Exactly as written, transcribe the data that follows.

[Provided data]

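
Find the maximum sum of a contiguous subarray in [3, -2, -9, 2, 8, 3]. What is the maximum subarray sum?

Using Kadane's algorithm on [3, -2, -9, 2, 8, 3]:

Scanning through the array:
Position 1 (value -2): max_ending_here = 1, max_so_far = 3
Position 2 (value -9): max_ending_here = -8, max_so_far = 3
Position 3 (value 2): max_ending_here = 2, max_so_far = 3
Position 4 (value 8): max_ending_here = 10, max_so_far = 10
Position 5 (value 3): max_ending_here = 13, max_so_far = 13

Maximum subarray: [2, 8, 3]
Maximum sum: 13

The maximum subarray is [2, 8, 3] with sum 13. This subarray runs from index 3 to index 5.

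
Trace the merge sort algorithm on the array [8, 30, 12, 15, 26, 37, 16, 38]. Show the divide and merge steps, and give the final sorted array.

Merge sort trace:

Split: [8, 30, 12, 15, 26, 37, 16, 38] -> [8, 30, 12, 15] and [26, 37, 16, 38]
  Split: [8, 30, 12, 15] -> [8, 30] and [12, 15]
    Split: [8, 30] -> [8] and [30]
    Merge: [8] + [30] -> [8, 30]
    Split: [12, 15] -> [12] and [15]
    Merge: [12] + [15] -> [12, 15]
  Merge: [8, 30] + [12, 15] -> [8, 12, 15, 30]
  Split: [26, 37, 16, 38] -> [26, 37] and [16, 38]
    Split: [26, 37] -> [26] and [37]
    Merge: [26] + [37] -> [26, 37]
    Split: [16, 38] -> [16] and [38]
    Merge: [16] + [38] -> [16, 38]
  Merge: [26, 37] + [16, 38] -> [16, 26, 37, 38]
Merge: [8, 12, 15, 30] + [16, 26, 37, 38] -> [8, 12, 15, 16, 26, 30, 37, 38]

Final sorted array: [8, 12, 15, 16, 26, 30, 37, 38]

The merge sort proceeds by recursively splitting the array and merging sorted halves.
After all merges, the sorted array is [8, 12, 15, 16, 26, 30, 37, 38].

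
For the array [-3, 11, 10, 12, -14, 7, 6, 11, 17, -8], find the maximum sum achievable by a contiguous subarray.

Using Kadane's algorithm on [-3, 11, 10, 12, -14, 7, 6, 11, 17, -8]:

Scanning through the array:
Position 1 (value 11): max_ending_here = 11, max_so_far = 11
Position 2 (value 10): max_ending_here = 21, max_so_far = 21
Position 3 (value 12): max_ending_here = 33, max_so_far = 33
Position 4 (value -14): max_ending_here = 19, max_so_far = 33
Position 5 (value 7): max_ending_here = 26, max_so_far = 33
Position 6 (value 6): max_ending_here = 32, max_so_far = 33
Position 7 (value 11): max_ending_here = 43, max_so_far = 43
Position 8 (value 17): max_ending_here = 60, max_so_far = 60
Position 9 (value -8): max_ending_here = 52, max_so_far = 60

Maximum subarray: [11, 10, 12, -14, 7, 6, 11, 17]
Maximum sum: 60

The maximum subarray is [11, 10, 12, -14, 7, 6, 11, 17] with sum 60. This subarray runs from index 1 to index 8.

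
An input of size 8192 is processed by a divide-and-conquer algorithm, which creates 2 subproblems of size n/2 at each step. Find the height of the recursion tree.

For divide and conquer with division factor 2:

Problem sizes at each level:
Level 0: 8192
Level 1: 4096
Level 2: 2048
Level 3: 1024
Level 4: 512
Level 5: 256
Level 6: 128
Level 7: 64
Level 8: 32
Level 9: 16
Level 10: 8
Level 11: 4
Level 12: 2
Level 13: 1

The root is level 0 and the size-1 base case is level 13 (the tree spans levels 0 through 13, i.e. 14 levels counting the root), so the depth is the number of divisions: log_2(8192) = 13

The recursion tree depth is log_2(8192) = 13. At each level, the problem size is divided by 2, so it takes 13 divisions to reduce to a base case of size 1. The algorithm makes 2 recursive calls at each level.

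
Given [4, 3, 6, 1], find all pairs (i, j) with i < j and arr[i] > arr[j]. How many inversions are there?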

[/Provided data]

Response box:
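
Find the maximum sum of a contiguous subarray in [3, -2, -9, 2, 8, 3]. What is the maximum subarray sum?

Using Kadane's algorithm on [3, -2, -9, 2, 8, 3]:

Scanning through the array:
Position 1 (value -2): max_ending_here = 1, max_so_far = 3
Position 2 (value -9): max_ending_here = -8, max_so_far = 3
Position 3 (value 2): max_ending_here = 2, max_so_far = 3
Position 4 (value 8): max_ending_here = 10, max_so_far = 10
Position 5 (value 3): max_ending_here = 13, max_so_far = 13

Maximum subarray: [2, 8, 3]
Maximum sum: 13

The maximum subarray is [2, 8, 3] with sum 13. This subarray runs from index 3 to index 5.

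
Trace the merge sort algorithm on the array [8, 30, 12, 15, 26, 37, 16, 38]. Show the divide and merge steps, and give the final sorted array.

Merge sort trace:

Split: [8, 30, 12, 15, 26, 37, 16, 38] -> [8, 30, 12, 15] and [26, 37, 16, 38]
  Split: [8, 30, 12, 15] -> [8, 30] and [12, 15]
    Split: [8, 30] -> [8] and [30]
    Merge: [8] + [30] -> [8, 30]
    Split: [12, 15] -> [12] and [15]
    Merge: [12] + [15] -> [12, 15]
  Merge: [8, 30] + [12, 15] -> [8, 12, 15, 30]
  Split: [26, 37, 16, 38] -> [26, 37] and [16, 38]
    Split: [26, 37] -> [26] and [37]
    Merge: [26] + [37] -> [26, 37]
    Split: [16, 38] -> [16] and [38]
    Merge: [16] + [38] -> [16, 38]
  Merge: [26, 37] + [16, 38] -> [16, 26, 37, 38]
Merge: [8, 12, 15, 30] + [16, 26, 37, 38] -> [8, 12, 15, 16, 26, 30, 37, 38]

Final sorted array: [8, 12, 15, 16, 26, 30, 37, 38]

The merge sort proceeds by recursively splitting the array and merging sorted halves.
After all merges, the sorted array is [8, 12, 15, 16, 26, 30, 37, 38].

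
For the array [-3, 11, 10, 12, -14, 7, 6, 11, 17, -8], find the maximum sum achievable by a contiguous subarray.

Using Kadane's algorithm on [-3, 11, 10, 12, -14, 7, 6, 11, 17, -8]:

Scanning through the array:
Position 1 (value 11): max_ending_here = 11, max_so_far = 11
Position 2 (value 10): max_ending_here = 21, max_so_far = 21
Position 3 (value 12): max_ending_here = 33, max_so_far = 33
Position 4 (value -14): max_ending_here = 19, max_so_far = 33
Position 5 (value 7): max_ending_here = 26, max_so_far = 33
Position 6 (value 6): max_ending_here = 32, max_so_far = 33
Position 7 (value 11): max_ending_here = 43, max_so_far = 43
Position 8 (value 17): max_ending_here = 60, max_so_far = 60
Position 9 (value -8): max_ending_here = 52, max_so_far = 60

Maximum subarray: [11, 10, 12, -14, 7, 6, 11, 17]
Maximum sum: 60

The maximum subarray is [11, 10, 12, -14, 7, 6, 11, 17] with sum 60. This subarray runs from index 1 to index 8.

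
An input of size 8192 is processed by a divide-and-conquer algorithm, which creates 2 subproblems of size n/2 at each step. Find the height of the recursion tree.

For divide and conquer with division factor 2:

Problem sizes at each level:
Level 0: 8192
Level 1: 4096
Level 2: 2048
Level 3: 1024
Level 4: 512
Level 5: 256
Level 6: 128
Level 7: 64
Level 8: 32
Level 9: 16
Level 10: 8
Level 11: 4
Level 12: 2
Level 13: 1

The root is level 0 and the size-1 base case is level 13 (the tree spans levels 0 through 13, i.e. 14 levels counting the root), so the depth is the number of divisions: log_2(8192) = 13

The recursion tree depth is log_2(8192) = 13. At each level, the problem size is divided by 2, so it takes 13 divisions to reduce to a base case of size 1. The algorithm makes 2 recursive calls at each level.

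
Given [4, 3, 6, 1], find all pairs (i, j) with i < j and arr[i] > arr[j]. How many inversions are there?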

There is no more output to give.